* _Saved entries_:
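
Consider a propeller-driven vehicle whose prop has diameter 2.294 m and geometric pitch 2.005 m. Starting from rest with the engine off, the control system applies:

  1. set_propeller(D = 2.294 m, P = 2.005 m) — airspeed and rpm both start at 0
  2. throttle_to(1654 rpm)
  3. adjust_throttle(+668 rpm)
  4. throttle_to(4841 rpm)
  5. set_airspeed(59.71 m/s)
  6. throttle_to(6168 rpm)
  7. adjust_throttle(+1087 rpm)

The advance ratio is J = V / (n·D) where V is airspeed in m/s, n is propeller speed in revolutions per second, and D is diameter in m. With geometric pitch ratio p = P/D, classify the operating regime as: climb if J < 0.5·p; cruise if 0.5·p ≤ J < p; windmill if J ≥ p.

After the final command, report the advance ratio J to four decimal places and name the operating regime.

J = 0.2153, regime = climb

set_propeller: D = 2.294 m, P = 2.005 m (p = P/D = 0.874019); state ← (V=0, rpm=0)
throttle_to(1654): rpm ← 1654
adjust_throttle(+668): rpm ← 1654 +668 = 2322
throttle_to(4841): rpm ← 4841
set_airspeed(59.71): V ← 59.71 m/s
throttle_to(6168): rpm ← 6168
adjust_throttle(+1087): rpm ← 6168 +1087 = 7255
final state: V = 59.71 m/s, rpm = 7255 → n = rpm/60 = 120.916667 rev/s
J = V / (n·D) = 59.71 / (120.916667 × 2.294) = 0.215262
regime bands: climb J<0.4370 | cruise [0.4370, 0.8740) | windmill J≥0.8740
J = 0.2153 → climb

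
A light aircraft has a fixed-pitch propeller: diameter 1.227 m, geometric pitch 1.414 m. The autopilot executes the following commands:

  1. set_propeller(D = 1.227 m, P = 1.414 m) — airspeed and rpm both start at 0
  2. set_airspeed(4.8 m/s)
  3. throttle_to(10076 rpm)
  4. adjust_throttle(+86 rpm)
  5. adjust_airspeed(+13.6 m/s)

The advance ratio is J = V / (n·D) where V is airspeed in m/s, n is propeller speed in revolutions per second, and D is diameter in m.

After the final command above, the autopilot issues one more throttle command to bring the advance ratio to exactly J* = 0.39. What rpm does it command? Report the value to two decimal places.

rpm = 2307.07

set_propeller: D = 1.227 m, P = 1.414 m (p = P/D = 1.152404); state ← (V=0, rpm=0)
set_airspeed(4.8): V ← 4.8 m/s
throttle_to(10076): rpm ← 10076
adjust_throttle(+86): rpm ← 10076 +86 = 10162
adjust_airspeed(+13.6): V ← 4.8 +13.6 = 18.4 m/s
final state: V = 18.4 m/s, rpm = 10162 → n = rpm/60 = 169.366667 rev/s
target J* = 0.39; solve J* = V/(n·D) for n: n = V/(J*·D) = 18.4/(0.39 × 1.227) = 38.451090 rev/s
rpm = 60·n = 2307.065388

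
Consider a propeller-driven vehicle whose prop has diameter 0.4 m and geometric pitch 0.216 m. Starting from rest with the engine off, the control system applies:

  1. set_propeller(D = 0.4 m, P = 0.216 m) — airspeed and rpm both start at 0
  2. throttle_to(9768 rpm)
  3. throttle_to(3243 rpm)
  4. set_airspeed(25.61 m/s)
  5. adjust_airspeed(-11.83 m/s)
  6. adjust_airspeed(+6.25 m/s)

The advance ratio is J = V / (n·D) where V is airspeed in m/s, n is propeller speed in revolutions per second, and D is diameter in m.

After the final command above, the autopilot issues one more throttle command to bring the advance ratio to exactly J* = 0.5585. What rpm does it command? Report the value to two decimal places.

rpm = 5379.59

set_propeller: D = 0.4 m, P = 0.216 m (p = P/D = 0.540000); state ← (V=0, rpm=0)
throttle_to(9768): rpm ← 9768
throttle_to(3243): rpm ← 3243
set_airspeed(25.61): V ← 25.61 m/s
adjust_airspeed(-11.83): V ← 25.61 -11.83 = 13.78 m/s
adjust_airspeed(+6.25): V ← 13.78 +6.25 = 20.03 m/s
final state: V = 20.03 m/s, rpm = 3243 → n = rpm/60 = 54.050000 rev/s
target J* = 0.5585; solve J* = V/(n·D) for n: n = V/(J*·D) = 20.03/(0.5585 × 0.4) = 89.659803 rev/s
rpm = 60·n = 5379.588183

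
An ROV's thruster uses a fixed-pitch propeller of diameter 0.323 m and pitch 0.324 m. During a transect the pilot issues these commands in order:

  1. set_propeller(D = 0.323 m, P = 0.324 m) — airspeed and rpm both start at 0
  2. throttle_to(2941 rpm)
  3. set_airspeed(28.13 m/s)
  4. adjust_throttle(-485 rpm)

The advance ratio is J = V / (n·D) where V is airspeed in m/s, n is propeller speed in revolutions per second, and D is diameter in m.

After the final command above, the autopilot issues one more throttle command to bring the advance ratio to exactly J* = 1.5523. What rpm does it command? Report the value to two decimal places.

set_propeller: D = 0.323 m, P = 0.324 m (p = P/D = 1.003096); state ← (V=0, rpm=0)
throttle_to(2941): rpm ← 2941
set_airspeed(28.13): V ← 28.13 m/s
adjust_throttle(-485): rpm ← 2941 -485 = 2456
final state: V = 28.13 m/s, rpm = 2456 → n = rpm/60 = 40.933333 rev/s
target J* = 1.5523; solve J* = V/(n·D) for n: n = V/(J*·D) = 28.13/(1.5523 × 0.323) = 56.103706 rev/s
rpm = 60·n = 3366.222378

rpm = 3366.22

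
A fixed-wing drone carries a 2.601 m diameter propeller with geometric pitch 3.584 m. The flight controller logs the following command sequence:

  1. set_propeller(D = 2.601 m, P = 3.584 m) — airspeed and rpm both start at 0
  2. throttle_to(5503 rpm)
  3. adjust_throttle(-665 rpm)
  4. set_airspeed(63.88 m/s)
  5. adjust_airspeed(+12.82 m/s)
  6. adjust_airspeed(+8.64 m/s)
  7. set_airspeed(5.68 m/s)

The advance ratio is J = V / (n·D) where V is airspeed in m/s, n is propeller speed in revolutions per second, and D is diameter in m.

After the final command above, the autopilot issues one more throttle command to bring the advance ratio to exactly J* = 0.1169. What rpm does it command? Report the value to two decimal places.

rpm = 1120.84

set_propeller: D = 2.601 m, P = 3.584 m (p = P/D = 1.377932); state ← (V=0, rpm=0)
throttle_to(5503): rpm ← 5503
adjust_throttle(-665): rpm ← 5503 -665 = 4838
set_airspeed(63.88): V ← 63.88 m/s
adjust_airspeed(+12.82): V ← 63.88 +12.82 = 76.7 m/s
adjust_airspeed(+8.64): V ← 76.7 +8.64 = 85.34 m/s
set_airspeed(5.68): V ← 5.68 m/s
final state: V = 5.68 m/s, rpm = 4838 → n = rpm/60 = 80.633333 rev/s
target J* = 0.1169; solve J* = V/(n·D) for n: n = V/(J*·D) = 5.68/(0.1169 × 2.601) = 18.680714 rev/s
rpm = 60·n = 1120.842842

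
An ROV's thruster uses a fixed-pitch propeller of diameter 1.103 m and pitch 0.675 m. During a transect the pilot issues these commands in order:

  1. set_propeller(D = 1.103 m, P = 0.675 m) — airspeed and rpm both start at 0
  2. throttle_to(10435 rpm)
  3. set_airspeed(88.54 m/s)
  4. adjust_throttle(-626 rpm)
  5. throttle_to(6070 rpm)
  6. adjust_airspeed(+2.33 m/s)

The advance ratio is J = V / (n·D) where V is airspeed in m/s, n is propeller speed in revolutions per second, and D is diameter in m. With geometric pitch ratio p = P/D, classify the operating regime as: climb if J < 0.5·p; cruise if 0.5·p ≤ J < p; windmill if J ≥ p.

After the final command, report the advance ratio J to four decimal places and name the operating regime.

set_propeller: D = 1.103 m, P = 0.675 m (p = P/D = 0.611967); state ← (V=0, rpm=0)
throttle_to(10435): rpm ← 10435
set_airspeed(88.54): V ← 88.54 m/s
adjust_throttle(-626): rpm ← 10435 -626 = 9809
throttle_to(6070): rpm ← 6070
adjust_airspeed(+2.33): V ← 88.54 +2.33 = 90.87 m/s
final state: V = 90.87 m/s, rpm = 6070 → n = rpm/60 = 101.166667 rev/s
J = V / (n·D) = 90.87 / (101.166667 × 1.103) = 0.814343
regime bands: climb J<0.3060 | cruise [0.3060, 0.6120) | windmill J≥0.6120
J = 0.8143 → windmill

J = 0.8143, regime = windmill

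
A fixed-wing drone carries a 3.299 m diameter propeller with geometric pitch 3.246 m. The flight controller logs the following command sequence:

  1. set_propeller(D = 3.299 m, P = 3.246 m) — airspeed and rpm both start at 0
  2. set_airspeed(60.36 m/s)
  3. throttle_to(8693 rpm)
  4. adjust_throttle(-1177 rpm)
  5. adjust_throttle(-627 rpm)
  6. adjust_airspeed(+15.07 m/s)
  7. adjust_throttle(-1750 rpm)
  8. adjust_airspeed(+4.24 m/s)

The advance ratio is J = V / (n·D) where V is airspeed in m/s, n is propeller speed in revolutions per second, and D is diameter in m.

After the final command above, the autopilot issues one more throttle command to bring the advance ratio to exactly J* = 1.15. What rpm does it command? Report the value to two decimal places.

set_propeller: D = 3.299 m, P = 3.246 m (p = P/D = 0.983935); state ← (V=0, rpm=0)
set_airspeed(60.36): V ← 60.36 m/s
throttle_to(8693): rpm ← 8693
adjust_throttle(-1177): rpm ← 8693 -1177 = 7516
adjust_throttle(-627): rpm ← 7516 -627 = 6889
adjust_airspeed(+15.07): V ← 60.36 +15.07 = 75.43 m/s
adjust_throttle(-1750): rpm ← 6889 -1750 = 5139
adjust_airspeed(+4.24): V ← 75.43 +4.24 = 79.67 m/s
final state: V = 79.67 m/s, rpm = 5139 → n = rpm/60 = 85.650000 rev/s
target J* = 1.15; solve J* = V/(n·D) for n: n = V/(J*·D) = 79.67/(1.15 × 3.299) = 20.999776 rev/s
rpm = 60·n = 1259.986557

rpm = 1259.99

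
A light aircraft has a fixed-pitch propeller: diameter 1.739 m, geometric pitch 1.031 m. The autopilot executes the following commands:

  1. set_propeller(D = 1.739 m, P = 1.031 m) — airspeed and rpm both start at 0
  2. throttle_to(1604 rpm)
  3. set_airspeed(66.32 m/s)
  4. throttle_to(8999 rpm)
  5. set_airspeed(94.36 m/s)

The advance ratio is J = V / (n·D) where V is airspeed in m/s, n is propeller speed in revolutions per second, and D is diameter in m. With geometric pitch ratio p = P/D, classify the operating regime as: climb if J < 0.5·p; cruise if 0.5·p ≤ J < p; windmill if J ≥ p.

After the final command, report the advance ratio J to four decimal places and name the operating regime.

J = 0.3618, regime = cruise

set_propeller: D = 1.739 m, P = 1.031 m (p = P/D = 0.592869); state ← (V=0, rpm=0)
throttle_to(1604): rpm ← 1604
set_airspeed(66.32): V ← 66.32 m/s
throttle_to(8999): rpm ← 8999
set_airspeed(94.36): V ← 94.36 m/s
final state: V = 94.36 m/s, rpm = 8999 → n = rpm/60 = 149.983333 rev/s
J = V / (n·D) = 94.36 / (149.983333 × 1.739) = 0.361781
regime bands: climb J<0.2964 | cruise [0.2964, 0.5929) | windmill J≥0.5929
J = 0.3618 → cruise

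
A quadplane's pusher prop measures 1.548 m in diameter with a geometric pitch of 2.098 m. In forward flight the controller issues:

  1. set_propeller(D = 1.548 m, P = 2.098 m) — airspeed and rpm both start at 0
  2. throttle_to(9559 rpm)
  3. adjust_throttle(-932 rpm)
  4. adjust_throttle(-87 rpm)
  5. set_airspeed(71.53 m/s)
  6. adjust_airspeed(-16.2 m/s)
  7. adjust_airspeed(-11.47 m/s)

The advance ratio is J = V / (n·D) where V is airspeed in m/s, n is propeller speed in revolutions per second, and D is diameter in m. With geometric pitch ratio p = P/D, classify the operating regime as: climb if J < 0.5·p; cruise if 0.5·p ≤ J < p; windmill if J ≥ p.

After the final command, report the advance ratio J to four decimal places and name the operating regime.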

...

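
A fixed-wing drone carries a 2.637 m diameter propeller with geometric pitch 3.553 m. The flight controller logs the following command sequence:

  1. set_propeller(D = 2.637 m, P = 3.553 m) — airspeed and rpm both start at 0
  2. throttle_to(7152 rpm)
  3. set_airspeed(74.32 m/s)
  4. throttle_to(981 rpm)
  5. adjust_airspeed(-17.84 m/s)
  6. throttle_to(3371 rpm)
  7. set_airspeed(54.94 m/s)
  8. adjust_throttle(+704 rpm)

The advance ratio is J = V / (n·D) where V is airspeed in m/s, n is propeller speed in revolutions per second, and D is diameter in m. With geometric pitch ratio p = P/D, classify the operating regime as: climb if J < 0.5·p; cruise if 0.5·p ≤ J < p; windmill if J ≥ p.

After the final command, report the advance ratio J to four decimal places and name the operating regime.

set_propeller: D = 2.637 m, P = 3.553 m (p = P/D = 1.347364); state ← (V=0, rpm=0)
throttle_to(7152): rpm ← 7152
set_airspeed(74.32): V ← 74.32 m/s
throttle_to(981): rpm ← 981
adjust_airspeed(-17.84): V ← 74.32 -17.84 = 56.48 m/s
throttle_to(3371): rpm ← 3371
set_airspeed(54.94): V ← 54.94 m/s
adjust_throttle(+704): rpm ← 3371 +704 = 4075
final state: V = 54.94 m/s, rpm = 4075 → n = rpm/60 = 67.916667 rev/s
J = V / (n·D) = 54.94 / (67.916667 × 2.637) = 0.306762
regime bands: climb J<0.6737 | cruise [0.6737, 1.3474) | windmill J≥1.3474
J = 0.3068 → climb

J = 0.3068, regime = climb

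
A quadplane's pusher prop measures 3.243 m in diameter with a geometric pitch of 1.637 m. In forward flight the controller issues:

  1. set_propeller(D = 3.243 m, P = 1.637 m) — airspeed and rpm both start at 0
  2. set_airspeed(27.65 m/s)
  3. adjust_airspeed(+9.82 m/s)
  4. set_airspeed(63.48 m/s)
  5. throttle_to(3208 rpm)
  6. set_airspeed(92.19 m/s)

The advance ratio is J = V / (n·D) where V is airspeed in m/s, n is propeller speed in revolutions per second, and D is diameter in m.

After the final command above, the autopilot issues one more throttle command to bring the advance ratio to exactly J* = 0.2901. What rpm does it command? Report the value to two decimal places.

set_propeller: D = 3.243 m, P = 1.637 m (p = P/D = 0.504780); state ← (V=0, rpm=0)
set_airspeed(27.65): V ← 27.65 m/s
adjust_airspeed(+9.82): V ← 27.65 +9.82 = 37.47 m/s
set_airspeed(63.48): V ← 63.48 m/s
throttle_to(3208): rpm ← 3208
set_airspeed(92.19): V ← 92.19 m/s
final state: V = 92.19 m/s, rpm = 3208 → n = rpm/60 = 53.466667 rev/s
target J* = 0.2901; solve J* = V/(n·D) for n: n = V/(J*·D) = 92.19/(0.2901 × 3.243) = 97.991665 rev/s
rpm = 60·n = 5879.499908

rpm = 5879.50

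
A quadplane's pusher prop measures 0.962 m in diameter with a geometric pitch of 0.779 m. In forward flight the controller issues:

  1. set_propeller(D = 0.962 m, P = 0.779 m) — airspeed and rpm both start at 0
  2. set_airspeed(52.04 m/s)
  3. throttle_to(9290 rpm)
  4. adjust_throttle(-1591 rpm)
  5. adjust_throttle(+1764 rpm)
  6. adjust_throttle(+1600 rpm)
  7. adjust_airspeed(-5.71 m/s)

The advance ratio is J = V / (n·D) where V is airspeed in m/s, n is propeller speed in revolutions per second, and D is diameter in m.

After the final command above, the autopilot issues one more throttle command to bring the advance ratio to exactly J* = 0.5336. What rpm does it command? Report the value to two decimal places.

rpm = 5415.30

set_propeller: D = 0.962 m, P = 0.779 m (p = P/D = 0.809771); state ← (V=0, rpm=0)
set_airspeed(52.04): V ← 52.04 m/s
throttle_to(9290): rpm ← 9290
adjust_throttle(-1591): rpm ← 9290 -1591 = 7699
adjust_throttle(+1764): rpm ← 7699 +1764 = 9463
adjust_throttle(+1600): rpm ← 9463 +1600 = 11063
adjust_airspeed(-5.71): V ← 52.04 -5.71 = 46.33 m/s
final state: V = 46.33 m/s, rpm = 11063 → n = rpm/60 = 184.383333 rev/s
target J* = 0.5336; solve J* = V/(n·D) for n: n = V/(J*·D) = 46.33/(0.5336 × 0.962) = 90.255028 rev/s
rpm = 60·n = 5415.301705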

* _Directions for this task_:
Only the lines containing "During" are needed; copy each of them from the data.

* _Result_:
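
An ROV's thruster uses a fixed-pitch propeller of diameter 0.323 m and pitch 0.324 m. During a transect the pilot issues these commands in order:
An ROV's thruster uses a fixed-pitch propeller of diameter 1.103 m and pitch 0.675 m. During a transect the pilot issues these commands in order: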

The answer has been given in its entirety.